■ PROBLEM DESCRIPTION
From the data below, set down exactly the lines between the one holding "Let b(U)/8 = x." and the one holding "Answer: 3940", inclusive, and no others.

■ Stored data entries
BEGIN

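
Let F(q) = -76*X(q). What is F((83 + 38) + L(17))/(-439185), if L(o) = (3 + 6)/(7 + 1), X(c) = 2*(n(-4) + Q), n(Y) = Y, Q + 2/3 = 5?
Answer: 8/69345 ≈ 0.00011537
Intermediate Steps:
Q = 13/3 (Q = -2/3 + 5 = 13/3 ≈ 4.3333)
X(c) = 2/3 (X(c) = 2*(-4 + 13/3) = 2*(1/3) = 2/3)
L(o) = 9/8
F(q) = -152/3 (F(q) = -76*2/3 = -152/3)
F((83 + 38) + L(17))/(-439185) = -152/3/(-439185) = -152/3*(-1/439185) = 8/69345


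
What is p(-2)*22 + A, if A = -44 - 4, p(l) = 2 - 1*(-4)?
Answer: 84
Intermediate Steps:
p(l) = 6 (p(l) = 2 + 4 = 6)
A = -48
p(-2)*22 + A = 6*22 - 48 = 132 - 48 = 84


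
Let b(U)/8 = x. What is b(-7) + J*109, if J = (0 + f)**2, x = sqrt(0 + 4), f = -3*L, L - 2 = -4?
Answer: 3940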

END
BEGIN

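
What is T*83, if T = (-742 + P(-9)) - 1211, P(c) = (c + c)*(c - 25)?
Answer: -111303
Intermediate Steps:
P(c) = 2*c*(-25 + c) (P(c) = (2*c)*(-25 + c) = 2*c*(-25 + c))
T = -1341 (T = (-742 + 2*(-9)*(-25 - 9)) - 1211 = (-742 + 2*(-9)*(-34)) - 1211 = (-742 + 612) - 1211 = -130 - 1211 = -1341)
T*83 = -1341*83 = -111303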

END

■ EXERCISE RESPONSE
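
Let b(U)/8 = x. What is b(-7) + J*109, if J = (0 + f)**2, x = sqrt(0 + 4), f = -3*L, L - 2 = -4?
Answer: 3940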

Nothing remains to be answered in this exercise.